Problem requirements:
Print out the records in full, keeping each word unchanged.

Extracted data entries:
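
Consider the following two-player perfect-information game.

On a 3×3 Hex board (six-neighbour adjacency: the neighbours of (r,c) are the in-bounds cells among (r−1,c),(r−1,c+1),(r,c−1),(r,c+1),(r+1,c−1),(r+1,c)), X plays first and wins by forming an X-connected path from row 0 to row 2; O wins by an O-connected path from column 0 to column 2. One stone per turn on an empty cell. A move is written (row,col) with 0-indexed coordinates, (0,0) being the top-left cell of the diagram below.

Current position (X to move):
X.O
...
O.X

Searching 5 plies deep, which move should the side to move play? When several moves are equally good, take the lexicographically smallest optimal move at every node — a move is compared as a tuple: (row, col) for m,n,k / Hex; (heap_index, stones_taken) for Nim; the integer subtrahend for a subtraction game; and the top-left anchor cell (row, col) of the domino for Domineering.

[X.O/.../O.X] X move#1: (0,1):-1/XXO/.../O.X, (1,0):-1/X.O/X../O.X, (1,1):+1/X.O/.X./O.X*, (1,2):-1/X.O/..X/O.X, (2,1):-1/X.O/.../OXX
[X.O/.X./O.X] O move#2: (0,1):-1/XOO/.X./O.X*, (1,0):-1/X.O/OX./O.X, (1,2):-1/X.O/.XO/O.X, (2,1):-1/X.O/.X./OOX
[XOO/.X./O.X] X move#3: (1,0):+1/XOO/XX./O.X*, (1,2):-1/XOO/.XX/O.X, (2,1):-1/XOO/.X./OXX
[XOO/XX./O.X] O move#4: (1,2):-1/XOO/XXO/O.X*, (2,1):-1/XOO/XX./OOX
[XOO/XXO/O.X] X move#5: (2,1):+1/XOO/XXO/OXX*
[XOO/XXO/OXX] end (terminal -1, O#6); searched X.O/.../O.X to 5

X's best at [X.O/.../O.X]: (1,1)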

Reply:
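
Consider the following two-player perfect-information game.

On a 3×3 Hex board (six-neighbour adjacency: the neighbours of (r,c) are the in-bounds cells among (r−1,c),(r−1,c+1),(r,c−1),(r,c+1),(r+1,c−1),(r+1,c)), X plays first and wins by forming an X-connected path from row 0 to row 2; O wins by an O-connected path from column 0 to column 2. One stone per turn on an empty cell. A move is written (row,col) with 0-indexed coordinates, (0,0) being the top-left cell of the diagram below.

Current position (X to move):
X.O
...
O.X

Searching 5 plies deep, which move should the side to move play? When several moves are equally good, take the lexicographically smallest optimal move at every node — a move is compared as a tuple: (row, col) for m,n,k / Hex; (heap_index, stones_taken) for Nim; the integer subtrahend for a subtraction game; and the top-left anchor cell (row, col) of the domino for Domineering.

[X.O/.../O.X] X move#1: (0,1):-1/XXO/.../O.X, (1,0):-1/X.O/X../O.X, (1,1):+1/X.O/.X./O.X*, (1,2):-1/X.O/..X/O.X, (2,1):-1/X.O/.../OXX
[X.O/.X./O.X] O move#2: (0,1):-1/XOO/.X./O.X*, (1,0):-1/X.O/OX./O.X, (1,2):-1/X.O/.XO/O.X, (2,1):-1/X.O/.X./OOX
[XOO/.X./O.X] X move#3: (1,0):+1/XOO/XX./O.X*, (1,2):-1/XOO/.XX/O.X, (2,1):-1/XOO/.X./OXX
[XOO/XX./O.X] O move#4: (1,2):-1/XOO/XXO/O.X*, (2,1):-1/XOO/XX./OOX
[XOO/XXO/O.X] X move#5: (2,1):+1/XOO/XXO/OXX*
[XOO/XXO/OXX] end (terminal -1, O#6); searched X.O/.../O.X to 5

X's best at [X.O/.../O.X]: (1,1)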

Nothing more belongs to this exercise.